WHAT TO PRODUCE: Within the records below, reproduce without change the lines from the line that has "Ingrid Bakker | Ardent Corp | 100%" through the line that has "Maya Ferreira | Arbor Resources plc | 96%", and only those.
○ ○ ○ ○ ○ ○ ○
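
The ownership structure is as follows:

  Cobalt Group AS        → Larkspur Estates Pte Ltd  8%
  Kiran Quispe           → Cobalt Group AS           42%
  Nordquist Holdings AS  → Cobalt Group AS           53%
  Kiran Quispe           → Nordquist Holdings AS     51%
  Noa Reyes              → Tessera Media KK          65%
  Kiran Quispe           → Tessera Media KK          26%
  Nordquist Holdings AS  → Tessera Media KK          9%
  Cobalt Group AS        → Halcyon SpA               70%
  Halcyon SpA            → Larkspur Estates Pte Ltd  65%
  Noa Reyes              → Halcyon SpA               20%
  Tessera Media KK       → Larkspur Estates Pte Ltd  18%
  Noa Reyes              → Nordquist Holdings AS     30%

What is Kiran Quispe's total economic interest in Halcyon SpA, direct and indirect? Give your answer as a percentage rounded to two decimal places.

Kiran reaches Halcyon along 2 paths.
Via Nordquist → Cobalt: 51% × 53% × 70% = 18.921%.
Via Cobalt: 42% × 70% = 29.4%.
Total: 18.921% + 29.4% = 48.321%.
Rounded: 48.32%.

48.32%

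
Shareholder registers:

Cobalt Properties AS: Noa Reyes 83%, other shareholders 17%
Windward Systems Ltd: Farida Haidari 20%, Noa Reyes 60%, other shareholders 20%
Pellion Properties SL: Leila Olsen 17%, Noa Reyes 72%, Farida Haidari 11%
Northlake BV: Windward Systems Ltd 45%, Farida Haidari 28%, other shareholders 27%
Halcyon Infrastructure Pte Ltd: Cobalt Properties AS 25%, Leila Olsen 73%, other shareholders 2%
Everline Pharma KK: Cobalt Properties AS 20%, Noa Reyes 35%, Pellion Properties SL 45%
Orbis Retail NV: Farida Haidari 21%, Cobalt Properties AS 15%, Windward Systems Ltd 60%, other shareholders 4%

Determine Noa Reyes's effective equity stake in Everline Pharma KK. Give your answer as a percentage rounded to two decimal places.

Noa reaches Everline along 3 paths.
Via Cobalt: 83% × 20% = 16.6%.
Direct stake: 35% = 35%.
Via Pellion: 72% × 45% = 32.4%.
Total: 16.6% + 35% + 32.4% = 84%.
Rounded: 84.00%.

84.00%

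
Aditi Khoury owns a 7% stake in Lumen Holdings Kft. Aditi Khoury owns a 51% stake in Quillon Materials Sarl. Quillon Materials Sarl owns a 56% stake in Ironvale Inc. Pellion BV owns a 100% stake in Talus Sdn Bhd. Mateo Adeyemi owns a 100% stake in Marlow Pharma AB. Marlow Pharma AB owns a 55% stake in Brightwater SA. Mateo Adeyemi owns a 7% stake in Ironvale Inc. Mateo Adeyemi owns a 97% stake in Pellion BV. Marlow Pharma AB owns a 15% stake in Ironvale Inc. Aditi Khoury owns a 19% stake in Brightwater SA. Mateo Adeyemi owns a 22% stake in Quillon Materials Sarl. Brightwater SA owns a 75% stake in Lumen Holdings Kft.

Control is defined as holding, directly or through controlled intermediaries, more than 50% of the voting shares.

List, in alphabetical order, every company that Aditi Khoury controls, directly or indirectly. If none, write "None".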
○ ○ ○ ○ ○ ○ ○
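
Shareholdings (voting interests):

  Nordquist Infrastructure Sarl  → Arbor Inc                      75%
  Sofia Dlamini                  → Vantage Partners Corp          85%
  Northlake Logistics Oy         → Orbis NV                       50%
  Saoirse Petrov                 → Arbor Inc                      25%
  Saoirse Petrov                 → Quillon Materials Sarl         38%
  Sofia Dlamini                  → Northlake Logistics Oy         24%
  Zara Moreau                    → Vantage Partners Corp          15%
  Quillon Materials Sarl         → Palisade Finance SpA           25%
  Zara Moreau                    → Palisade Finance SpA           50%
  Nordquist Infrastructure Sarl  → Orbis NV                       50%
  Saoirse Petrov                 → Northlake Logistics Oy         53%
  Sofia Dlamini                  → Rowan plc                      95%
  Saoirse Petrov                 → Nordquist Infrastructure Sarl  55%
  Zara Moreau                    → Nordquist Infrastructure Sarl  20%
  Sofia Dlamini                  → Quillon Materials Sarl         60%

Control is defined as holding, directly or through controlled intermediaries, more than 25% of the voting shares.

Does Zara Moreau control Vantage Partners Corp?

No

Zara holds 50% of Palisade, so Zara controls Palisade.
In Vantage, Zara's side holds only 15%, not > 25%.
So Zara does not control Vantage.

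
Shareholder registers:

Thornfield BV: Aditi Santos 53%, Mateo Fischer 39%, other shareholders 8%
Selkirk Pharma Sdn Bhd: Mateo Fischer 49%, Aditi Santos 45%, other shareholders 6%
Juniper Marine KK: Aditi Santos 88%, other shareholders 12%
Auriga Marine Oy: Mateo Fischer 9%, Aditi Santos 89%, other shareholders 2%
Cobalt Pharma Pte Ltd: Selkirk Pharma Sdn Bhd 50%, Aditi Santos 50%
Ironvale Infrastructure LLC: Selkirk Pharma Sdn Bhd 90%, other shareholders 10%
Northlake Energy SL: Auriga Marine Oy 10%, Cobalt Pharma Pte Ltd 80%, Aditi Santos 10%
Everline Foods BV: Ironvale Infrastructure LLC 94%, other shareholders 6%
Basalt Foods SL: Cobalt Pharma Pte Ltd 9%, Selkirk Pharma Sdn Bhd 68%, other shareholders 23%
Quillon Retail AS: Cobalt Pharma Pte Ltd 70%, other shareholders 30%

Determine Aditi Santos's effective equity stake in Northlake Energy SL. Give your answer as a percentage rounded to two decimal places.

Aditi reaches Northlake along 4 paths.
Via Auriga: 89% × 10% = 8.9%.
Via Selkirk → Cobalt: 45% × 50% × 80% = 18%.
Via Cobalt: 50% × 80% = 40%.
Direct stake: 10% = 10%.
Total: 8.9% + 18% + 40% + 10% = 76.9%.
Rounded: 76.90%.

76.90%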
○ ○ ○ ○ ○ ○ ○
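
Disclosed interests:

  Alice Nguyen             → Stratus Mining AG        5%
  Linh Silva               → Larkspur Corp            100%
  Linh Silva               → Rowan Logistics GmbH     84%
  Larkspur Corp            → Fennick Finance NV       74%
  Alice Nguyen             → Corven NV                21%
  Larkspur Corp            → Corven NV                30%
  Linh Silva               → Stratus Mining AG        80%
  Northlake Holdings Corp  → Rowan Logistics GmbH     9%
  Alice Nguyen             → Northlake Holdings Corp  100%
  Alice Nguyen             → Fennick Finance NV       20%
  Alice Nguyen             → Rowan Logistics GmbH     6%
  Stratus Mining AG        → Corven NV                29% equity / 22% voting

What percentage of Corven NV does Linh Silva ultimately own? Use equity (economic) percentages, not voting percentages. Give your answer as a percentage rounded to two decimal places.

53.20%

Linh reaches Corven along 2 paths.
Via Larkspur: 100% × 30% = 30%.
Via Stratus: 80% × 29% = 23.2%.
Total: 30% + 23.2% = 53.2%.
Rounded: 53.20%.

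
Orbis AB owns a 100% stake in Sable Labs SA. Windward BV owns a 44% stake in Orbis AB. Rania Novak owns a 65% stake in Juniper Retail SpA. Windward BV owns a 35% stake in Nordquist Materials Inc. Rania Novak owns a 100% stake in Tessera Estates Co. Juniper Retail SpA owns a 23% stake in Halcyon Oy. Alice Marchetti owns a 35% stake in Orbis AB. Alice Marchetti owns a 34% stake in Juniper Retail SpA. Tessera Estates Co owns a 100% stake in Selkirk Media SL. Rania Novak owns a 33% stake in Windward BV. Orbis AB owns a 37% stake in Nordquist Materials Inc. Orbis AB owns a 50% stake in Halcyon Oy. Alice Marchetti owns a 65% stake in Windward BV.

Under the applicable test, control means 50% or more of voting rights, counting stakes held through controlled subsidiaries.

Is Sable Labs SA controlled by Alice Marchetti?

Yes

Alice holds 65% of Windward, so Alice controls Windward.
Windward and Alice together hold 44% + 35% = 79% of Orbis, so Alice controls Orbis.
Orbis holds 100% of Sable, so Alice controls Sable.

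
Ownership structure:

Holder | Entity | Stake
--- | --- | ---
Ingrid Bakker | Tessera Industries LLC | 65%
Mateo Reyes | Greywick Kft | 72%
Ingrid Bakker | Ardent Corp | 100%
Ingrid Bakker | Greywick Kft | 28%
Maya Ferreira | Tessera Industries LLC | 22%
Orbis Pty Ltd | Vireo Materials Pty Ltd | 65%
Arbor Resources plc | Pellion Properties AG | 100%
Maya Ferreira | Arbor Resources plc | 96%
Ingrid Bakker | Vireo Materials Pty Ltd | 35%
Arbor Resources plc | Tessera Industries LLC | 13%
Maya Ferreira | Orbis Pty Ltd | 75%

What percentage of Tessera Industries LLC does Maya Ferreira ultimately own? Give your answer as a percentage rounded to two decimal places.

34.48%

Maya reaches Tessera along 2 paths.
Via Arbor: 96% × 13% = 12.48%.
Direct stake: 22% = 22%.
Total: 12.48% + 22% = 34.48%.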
○ ○ ○ ○ ○ ○ ○
EXPECTED OUTPUT:
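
Ingrid Bakker | Ardent Corp | 100%
Ingrid Bakker | Greywick Kft | 28%
Maya Ferreira | Tessera Industries LLC | 22%
Orbis Pty Ltd | Vireo Materials Pty Ltd | 65%
Arbor Resources plc | Pellion Properties AG | 100%
Maya Ferreira | Arbor Resources plc | 96%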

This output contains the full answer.